» TASK REQUIREMENTS:
With every mark kept, transcribe all of the records.

» DATASET ENTRIES:
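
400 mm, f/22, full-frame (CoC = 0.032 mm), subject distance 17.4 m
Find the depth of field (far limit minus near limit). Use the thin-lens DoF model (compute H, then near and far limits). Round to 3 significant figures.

2.62 m

Hyperfocal distance H = f²/(N·c) + f = 400²/(22 × 0.032) + 400 = 160000/0.704 + 400 ≈ 227672.7 mm ≈ 227.7 m.
Near limit Dn = s·(H − f)/(H + s − 2f) = 17400 × (227672.7 − 400) / (227672.7 + 17400 − 2 × 400) = 17400 × 227272.7 / 244272.7 ≈ 16189.1 mm.
Far limit Df = s·(H − f)/(H − s) = 17400 × (227672.7 − 400) / (227672.7 − 17400) = 17400 × 227272.7 / 210272.7 ≈ 18806.7 mm.
Depth of field = Df − Dn = 18806.7 − 16189.1 ≈ 2617.6 mm ≈ 2.62 m.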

» EXERCISE ANSWER:
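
400 mm, f/22, full-frame (CoC = 0.032 mm), subject distance 17.4 m
Find the depth of field (far limit minus near limit). Use the thin-lens DoF model (compute H, then near and far limits). Round to 3 significant figures.

2.62 m

Hyperfocal distance H = f²/(N·c) + f = 400²/(22 × 0.032) + 400 = 160000/0.704 + 400 ≈ 227672.7 mm ≈ 227.7 m.
Near limit Dn = s·(H − f)/(H + s − 2f) = 17400 × (227672.7 − 400) / (227672.7 + 17400 − 2 × 400) = 17400 × 227272.7 / 244272.7 ≈ 16189.1 mm.
Far limit Df = s·(H − f)/(H − s) = 17400 × (227672.7 − 400) / (227672.7 − 17400) = 17400 × 227272.7 / 210272.7 ≈ 18806.7 mm.
Depth of field = Df − Dn = 18806.7 − 16189.1 ≈ 2617.6 mm ≈ 2.62 m.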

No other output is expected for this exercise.